[Stored items]
○ ○ ○ ○

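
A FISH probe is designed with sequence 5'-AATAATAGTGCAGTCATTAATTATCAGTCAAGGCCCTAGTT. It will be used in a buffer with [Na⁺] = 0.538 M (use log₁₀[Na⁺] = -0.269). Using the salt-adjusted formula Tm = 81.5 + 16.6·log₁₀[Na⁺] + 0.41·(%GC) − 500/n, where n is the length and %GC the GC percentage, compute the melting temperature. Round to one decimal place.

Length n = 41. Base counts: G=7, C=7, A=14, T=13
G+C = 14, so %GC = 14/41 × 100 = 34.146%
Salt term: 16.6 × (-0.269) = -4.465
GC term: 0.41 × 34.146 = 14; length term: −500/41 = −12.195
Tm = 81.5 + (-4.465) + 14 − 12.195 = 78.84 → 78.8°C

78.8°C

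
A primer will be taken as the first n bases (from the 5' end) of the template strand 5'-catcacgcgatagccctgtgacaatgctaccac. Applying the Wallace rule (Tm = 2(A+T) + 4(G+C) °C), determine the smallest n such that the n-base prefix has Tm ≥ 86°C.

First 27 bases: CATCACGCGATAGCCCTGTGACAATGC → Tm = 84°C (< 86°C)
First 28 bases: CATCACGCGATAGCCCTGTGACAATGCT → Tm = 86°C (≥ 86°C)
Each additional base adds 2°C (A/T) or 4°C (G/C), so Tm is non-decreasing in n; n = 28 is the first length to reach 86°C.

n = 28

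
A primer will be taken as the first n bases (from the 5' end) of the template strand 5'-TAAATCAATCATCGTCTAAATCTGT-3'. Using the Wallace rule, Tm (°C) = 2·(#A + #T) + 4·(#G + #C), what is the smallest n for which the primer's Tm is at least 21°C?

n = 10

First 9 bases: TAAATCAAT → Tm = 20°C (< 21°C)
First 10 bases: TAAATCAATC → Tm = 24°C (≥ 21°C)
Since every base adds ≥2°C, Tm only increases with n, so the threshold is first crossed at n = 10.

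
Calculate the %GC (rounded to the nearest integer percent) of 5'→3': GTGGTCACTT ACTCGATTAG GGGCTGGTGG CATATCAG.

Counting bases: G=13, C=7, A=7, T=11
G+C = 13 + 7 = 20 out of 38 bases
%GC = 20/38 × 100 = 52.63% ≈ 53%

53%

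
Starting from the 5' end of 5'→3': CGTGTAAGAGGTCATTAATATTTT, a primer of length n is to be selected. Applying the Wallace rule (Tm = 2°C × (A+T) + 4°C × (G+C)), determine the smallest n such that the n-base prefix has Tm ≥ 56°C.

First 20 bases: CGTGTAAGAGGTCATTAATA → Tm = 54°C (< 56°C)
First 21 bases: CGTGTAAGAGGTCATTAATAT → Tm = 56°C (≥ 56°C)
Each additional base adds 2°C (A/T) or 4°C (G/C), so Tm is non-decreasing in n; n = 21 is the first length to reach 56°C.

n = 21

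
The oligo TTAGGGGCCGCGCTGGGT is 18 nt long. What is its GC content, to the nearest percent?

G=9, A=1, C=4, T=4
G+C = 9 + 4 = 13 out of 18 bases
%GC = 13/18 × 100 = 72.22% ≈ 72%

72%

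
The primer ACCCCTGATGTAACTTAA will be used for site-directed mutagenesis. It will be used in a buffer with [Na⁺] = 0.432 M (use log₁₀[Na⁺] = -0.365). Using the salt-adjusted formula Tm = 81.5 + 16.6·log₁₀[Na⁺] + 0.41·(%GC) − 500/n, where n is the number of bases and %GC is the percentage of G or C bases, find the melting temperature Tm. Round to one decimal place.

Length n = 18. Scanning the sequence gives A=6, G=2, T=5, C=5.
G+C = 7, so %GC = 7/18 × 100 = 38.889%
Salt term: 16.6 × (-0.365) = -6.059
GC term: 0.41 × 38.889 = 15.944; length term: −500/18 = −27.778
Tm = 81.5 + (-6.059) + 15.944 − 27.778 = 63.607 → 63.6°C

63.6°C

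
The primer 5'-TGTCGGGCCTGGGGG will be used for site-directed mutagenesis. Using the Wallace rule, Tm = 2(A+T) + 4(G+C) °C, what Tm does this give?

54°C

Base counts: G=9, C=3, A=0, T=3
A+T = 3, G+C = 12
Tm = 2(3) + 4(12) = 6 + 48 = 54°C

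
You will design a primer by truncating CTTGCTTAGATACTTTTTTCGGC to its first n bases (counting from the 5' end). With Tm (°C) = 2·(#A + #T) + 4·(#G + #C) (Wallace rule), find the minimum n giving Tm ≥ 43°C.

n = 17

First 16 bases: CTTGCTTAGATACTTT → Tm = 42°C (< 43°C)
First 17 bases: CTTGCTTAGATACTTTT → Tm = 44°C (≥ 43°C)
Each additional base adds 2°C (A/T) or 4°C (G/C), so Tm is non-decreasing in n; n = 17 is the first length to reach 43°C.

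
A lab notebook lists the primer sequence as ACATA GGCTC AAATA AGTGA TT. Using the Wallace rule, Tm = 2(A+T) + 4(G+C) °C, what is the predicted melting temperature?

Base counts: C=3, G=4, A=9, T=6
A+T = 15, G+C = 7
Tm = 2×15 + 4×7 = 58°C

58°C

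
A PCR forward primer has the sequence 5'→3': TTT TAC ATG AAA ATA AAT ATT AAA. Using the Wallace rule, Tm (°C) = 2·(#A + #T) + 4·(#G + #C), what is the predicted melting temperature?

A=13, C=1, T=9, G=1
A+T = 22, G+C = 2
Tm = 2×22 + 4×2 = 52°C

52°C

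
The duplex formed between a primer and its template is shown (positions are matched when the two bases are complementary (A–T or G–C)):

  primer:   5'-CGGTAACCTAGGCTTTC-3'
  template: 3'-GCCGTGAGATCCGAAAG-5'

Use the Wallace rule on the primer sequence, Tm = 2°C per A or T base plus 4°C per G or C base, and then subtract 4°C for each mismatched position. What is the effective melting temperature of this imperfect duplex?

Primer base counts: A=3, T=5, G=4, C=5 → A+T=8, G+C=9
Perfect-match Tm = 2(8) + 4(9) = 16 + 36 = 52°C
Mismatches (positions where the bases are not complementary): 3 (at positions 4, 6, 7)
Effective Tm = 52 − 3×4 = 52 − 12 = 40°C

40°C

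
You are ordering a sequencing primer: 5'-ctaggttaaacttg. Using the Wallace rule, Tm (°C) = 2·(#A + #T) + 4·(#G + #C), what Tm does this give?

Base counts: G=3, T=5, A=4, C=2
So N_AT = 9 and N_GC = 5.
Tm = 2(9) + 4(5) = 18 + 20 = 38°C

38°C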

○ ○ ○ ○

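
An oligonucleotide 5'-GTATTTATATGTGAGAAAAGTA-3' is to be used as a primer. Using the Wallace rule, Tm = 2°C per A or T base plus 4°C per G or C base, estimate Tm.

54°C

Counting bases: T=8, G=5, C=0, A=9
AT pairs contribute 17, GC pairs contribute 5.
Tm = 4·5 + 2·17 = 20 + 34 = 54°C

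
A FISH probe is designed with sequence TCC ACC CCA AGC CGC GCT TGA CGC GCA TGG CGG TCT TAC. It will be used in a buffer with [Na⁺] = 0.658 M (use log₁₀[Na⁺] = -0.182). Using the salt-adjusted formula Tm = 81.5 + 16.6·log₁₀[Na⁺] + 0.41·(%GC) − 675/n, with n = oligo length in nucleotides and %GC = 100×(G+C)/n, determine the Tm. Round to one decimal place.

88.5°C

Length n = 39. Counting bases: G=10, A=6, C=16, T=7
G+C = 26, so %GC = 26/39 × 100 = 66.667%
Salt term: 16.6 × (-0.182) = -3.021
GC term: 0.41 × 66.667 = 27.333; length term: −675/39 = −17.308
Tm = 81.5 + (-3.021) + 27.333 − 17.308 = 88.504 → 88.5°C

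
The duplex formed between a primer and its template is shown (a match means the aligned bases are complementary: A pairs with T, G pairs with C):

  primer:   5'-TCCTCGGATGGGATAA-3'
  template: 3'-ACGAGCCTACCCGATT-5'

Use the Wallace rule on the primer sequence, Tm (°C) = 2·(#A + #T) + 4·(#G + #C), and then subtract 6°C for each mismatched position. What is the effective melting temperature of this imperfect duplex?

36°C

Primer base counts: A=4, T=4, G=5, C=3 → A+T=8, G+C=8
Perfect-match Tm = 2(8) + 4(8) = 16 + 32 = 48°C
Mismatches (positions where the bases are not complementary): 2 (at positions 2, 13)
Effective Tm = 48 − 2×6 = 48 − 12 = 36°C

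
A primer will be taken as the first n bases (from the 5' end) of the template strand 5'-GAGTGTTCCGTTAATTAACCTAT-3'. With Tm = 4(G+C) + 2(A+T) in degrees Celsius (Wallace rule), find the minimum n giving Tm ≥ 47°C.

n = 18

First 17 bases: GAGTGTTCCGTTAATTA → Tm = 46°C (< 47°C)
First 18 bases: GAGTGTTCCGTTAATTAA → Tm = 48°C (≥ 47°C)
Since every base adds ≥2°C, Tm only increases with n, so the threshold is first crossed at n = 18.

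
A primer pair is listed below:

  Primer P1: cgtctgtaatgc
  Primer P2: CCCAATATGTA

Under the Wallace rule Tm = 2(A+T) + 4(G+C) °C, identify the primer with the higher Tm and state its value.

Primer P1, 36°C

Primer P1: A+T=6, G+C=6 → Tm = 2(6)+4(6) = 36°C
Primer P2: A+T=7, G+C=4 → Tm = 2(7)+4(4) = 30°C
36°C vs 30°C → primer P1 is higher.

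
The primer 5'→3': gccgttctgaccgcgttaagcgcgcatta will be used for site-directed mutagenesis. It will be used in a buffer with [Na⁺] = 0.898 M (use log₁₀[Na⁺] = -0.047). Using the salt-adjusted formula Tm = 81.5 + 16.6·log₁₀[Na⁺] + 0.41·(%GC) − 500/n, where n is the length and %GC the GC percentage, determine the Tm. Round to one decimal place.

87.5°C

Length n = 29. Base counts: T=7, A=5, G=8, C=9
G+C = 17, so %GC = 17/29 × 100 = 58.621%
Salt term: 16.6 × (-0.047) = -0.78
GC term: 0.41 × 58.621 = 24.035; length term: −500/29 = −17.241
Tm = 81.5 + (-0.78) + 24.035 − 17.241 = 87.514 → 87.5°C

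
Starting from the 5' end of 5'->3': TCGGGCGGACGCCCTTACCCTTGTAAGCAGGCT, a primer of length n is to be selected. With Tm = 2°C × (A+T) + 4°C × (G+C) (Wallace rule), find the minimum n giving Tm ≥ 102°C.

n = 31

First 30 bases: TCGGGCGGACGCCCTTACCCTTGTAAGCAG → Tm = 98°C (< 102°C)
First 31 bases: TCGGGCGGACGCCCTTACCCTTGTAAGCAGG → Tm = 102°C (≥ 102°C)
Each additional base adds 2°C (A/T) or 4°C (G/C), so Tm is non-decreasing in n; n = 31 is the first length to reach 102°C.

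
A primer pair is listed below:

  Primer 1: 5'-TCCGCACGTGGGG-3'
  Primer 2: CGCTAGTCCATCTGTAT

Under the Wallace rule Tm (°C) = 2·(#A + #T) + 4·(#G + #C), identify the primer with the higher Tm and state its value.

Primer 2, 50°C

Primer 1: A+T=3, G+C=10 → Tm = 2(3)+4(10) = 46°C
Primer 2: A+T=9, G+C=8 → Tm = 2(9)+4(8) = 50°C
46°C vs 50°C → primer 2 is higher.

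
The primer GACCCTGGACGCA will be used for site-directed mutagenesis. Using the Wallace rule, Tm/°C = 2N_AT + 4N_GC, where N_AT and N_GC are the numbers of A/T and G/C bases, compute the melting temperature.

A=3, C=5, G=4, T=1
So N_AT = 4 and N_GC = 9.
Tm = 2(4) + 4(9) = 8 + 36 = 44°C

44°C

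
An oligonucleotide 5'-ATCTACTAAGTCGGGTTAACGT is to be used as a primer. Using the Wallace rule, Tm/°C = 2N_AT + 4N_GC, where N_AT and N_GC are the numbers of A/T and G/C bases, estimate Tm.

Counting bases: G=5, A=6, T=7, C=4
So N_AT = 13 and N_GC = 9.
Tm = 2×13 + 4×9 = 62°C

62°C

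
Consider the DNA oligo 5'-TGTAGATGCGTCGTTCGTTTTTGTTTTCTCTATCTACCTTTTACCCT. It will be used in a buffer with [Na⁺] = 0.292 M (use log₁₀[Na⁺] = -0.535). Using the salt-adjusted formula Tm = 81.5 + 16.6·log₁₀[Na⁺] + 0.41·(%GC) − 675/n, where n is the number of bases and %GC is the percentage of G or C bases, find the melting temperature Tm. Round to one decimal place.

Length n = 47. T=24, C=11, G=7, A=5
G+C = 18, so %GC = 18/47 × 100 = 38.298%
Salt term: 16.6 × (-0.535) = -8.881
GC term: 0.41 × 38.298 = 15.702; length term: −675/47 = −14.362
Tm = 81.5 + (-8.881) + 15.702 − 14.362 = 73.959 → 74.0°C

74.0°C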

○ ○ ○ ○

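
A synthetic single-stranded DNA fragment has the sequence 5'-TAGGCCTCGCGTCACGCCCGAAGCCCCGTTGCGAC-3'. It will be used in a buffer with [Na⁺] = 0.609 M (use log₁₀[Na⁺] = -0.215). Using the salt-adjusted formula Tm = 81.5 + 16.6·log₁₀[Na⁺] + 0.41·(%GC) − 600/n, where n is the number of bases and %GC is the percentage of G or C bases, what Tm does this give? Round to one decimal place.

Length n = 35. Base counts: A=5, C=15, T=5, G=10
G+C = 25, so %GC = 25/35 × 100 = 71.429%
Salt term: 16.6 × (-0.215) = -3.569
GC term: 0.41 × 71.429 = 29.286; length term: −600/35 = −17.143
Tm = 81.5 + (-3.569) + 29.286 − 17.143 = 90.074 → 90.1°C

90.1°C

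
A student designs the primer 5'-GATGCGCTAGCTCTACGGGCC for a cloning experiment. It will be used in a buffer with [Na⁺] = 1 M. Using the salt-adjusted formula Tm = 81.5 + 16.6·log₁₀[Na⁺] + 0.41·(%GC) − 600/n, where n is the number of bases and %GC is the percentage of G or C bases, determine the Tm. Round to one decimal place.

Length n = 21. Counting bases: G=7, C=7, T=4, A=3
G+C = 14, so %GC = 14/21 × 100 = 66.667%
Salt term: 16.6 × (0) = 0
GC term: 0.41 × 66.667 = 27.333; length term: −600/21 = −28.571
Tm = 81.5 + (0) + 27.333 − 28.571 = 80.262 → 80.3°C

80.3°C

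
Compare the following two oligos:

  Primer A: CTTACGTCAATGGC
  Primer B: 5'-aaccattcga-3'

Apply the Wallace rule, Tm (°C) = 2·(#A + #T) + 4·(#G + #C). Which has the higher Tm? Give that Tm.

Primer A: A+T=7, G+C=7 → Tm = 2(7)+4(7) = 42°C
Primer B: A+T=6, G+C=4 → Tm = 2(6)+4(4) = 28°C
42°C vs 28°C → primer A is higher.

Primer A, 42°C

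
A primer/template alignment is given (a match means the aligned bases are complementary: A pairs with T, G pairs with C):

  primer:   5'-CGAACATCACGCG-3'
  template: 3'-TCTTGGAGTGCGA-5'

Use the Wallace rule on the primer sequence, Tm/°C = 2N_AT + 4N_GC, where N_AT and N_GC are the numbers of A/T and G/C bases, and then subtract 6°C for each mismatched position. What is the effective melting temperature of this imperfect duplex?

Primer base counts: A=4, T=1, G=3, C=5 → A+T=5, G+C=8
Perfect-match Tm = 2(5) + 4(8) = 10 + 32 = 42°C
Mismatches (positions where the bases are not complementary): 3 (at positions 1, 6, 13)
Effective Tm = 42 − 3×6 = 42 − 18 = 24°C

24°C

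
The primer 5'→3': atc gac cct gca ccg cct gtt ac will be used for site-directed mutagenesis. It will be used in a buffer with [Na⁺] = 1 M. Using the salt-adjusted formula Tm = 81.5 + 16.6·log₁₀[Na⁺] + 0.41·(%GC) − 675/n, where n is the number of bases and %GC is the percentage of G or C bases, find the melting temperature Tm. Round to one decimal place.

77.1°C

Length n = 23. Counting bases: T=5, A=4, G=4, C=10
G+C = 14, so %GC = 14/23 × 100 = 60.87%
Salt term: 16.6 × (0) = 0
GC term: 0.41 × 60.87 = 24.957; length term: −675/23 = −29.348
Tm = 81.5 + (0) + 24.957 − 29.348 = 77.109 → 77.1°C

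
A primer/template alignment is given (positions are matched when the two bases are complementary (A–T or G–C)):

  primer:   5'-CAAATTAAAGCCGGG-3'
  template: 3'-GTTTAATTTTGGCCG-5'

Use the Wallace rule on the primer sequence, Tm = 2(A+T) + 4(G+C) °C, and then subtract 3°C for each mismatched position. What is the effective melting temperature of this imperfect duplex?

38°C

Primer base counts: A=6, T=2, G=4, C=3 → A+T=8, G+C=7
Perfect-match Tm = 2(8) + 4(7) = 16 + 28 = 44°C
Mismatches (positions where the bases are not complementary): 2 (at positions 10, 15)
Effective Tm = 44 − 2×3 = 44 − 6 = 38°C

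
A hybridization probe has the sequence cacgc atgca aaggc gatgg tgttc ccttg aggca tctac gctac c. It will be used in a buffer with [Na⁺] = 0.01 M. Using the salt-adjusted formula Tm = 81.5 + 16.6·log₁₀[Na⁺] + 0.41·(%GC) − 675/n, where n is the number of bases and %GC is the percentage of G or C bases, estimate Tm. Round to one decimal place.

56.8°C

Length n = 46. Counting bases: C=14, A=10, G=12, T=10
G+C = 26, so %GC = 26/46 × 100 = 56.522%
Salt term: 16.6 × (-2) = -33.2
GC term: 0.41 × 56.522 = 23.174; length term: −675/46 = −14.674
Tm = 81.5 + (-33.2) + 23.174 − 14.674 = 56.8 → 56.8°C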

○ ○ ○ ○

→ TASK TO COMPLETE
Line count for the string "between": please say how many lines in the entries above contain it, with no other words.

→ SOLUTION TO THE PROBLEM
2